WORK INSTRUCTION: Using the material that follows, identify and copy each line with the string "What".

EXCERPTED DATA:
---------------

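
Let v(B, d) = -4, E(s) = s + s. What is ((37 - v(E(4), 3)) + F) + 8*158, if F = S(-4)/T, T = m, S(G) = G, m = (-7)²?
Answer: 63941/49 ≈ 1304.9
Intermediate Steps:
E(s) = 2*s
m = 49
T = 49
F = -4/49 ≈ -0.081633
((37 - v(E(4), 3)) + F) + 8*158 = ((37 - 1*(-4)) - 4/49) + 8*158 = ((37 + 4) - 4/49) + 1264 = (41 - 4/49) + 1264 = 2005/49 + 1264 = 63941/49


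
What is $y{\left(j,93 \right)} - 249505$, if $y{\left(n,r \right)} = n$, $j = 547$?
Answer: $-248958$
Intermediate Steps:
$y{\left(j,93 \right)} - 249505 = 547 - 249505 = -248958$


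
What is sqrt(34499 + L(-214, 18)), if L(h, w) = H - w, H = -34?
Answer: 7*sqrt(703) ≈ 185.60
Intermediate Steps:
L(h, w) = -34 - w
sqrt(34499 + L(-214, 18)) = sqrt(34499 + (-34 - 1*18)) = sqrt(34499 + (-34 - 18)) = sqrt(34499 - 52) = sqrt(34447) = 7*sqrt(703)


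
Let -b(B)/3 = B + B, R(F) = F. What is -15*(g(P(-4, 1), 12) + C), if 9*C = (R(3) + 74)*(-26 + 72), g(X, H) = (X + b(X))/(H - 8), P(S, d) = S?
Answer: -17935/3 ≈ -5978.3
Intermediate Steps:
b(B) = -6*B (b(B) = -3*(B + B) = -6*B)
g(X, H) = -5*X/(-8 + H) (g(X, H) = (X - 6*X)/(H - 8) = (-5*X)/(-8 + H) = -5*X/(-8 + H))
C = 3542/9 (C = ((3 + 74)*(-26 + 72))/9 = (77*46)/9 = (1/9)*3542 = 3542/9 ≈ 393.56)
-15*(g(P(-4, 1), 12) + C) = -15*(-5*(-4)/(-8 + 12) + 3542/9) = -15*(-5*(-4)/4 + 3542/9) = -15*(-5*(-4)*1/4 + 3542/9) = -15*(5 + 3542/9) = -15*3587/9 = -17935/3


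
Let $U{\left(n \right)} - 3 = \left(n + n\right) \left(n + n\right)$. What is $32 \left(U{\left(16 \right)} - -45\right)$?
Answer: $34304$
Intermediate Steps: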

---------------

SOLVED EXERCISE:
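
Let v(B, d) = -4, E(s) = s + s. What is ((37 - v(E(4), 3)) + F) + 8*158, if F = S(-4)/T, T = m, S(G) = G, m = (-7)²?
What is $y{\left(j,93 \right)} - 249505$, if $y{\left(n,r \right)} = n$, $j = 547$?
What is sqrt(34499 + L(-214, 18)), if L(h, w) = H - w, H = -34?
Let -b(B)/3 = B + B, R(F) = F. What is -15*(g(P(-4, 1), 12) + C), if 9*C = (R(3) + 74)*(-26 + 72), g(X, H) = (X + b(X))/(H - 8), P(S, d) = S?
Let $U{\left(n \right)} - 3 = \left(n + n\right) \left(n + n\right)$. What is $32 \left(U{\left(16 \right)} - -45\right)$?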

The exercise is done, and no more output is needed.